What to produce:
Quote the line containing "You start at (x=7, y=2)." and all lines that follow it in the listing below, exactly as written.

Input data:
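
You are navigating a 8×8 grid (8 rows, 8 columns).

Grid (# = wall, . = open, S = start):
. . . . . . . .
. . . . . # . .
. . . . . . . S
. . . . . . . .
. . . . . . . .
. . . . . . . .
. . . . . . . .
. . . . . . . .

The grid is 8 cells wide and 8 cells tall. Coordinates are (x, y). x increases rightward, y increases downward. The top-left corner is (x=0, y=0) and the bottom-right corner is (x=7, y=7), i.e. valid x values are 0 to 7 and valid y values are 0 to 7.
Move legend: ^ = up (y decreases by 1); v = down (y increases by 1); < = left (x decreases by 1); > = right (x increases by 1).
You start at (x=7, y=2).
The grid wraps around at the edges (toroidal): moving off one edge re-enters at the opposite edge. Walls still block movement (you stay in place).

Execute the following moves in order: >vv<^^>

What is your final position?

Start: (x=7, y=2)
  > (right): (x=7, y=2) -> (x=0, y=2)
  v (down): (x=0, y=2) -> (x=0, y=3)
  v (down): (x=0, y=3) -> (x=0, y=4)
  < (left): (x=0, y=4) -> (x=7, y=4)
  ^ (up): (x=7, y=4) -> (x=7, y=3)
  ^ (up): (x=7, y=3) -> (x=7, y=2)
  > (right): (x=7, y=2) -> (x=0, y=2)
Final: (x=0, y=2)

Answer: Final position: (x=0, y=2)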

Reply:
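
You start at (x=7, y=2).
The grid wraps around at the edges (toroidal): moving off one edge re-enters at the opposite edge. Walls still block movement (you stay in place).

Execute the following moves in order: >vv<^^>

What is your final position?

Start: (x=7, y=2)
  > (right): (x=7, y=2) -> (x=0, y=2)
  v (down): (x=0, y=2) -> (x=0, y=3)
  v (down): (x=0, y=3) -> (x=0, y=4)
  < (left): (x=0, y=4) -> (x=7, y=4)
  ^ (up): (x=7, y=4) -> (x=7, y=3)
  ^ (up): (x=7, y=3) -> (x=7, y=2)
  > (right): (x=7, y=2) -> (x=0, y=2)
Final: (x=0, y=2)

Answer: Final position: (x=0, y=2)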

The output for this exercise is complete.